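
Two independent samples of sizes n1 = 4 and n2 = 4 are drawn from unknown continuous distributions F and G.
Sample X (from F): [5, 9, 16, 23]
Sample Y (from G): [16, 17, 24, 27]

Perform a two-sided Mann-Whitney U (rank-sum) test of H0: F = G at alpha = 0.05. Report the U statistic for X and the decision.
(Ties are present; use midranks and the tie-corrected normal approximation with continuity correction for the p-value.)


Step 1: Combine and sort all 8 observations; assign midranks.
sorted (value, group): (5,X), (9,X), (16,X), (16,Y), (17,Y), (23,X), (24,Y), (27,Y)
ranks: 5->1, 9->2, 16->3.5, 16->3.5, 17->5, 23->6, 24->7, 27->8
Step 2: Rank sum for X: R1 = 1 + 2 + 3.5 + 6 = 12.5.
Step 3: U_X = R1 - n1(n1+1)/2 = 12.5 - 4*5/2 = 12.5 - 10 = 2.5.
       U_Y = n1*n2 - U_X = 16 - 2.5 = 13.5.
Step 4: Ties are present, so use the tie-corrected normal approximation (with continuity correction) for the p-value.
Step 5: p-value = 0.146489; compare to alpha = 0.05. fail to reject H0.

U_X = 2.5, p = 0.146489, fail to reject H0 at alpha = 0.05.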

- [Assigned task]: All that is needed is the opening run of the data, given again exactly: please include every line from the first through the line with "Perform a two-sided", both ends kept.

- [Solution to this problem]:
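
Two independent samples of sizes n1 = 4 and n2 = 4 are drawn from unknown continuous distributions F and G.
Sample X (from F): [5, 9, 16, 23]
Sample Y (from G): [16, 17, 24, 27]

Perform a two-sided Mann-Whitney U (rank-sum) test of H0: F = G at alpha = 0.05. Report the U statistic for X and the decision.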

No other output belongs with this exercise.